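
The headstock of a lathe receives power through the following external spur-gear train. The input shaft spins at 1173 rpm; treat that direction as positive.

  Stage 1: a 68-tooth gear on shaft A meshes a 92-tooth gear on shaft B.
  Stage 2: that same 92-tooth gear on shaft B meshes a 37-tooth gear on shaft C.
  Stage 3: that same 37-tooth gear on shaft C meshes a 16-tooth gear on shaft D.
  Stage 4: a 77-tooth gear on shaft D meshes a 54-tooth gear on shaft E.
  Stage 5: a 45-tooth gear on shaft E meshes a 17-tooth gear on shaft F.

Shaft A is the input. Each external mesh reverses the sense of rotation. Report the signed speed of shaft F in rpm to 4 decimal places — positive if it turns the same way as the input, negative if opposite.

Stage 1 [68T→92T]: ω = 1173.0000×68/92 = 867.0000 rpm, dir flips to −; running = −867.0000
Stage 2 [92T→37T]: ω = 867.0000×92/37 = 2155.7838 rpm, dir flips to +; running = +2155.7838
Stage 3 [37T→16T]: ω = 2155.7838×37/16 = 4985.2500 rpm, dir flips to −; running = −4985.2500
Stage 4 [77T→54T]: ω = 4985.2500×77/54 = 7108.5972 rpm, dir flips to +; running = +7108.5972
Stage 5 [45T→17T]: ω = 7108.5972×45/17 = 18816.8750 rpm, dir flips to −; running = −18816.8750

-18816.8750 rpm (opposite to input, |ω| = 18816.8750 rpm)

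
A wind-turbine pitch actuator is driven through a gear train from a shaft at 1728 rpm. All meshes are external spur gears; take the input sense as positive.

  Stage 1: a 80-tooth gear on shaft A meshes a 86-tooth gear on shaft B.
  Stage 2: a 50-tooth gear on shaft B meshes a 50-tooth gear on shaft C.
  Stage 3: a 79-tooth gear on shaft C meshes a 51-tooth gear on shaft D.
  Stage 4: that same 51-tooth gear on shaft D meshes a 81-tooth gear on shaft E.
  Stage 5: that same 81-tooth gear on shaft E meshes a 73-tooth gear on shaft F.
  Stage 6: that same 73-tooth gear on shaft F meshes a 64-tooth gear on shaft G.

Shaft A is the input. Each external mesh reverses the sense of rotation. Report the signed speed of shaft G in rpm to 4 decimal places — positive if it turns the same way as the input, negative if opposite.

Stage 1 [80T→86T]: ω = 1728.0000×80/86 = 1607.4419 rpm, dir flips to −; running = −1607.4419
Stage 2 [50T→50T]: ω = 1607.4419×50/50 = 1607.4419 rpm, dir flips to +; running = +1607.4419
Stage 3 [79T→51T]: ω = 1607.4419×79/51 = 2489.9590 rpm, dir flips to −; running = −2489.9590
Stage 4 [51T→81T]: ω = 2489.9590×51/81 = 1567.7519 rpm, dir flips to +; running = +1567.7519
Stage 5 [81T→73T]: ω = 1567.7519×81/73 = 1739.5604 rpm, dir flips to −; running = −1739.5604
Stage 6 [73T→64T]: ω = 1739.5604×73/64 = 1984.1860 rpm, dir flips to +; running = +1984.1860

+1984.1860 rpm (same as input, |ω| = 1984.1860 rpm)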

++++++++++++++++++++

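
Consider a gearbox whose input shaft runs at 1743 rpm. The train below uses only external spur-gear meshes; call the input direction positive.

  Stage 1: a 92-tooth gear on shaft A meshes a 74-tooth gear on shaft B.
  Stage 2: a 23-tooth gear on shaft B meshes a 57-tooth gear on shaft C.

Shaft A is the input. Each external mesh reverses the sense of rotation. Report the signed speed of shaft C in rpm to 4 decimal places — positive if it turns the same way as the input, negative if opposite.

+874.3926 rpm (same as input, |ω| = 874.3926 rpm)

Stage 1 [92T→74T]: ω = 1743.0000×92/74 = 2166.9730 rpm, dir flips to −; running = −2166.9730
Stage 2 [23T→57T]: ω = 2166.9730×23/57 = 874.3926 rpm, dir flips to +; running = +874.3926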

++++++++++++++++++++

• _What you have to do_: Only the lines above from the line containing "Stage 2: that" through the line containing "Stage 5: a 45-tooth" should be retyped, exactly and with both ends included.

• _Solved problem_:
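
  Stage 2: that same 92-tooth gear on shaft B meshes a 37-tooth gear on shaft C.
  Stage 3: that same 37-tooth gear on shaft C meshes a 16-tooth gear on shaft D.
  Stage 4: a 77-tooth gear on shaft D meshes a 54-tooth gear on shaft E.
  Stage 5: a 45-tooth gear on shaft E meshes a 17-tooth gear on shaft F.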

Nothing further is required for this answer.